_TO DO_
Using the records below, locate all lines containing "Answer" and return them.

Collected data:
----------------------------------------
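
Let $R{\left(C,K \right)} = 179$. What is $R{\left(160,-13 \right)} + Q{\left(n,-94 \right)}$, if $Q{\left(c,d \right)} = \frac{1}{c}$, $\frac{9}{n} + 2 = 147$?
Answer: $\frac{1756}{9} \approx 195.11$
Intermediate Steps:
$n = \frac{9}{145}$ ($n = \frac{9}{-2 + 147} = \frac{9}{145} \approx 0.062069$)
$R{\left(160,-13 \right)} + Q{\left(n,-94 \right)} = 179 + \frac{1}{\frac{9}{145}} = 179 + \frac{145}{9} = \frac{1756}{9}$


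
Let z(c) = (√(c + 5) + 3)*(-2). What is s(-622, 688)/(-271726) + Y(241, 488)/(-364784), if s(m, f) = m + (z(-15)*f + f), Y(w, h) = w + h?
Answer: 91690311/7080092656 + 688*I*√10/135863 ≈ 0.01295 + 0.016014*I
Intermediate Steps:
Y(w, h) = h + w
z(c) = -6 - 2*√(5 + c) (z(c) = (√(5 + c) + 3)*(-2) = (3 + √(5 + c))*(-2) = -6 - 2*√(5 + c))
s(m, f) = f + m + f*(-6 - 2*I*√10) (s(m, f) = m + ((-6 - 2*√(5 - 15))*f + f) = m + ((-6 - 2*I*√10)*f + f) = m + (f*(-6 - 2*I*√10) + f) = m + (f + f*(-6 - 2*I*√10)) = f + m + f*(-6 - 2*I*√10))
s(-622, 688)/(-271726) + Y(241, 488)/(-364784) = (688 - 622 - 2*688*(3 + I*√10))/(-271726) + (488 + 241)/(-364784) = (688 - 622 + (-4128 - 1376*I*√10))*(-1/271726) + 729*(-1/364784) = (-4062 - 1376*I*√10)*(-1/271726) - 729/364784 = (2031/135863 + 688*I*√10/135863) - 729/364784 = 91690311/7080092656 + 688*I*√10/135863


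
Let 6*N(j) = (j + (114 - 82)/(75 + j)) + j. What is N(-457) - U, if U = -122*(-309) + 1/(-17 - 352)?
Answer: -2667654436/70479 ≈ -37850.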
----------------------------------------
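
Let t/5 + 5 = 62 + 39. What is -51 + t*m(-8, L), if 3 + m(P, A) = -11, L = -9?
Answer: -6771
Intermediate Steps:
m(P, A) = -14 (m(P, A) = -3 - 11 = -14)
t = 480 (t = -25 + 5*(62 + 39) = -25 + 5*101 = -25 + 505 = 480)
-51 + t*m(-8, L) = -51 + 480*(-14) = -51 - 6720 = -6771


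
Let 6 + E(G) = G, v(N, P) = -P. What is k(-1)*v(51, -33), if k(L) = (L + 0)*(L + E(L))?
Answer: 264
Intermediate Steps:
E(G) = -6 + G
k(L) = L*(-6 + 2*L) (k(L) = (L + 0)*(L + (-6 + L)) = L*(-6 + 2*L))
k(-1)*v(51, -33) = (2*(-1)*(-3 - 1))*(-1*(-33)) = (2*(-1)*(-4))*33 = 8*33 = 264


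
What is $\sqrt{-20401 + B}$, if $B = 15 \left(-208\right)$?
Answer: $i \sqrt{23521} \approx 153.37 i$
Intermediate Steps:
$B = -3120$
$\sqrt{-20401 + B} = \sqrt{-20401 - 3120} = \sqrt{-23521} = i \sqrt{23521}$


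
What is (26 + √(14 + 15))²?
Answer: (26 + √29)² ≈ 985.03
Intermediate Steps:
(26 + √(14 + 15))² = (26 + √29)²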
----------------------------------------
_RESPONSE TO THE EXERCISE_
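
Answer: $\frac{1756}{9} \approx 195.11$
Answer: 91690311/7080092656 + 688*I*√10/135863 ≈ 0.01295 + 0.016014*I
Answer: -2667654436/70479 ≈ -37850.
Answer: -6771
Answer: 264
Answer: $i \sqrt{23521} \approx 153.37 i$
Answer: (26 + √29)² ≈ 985.03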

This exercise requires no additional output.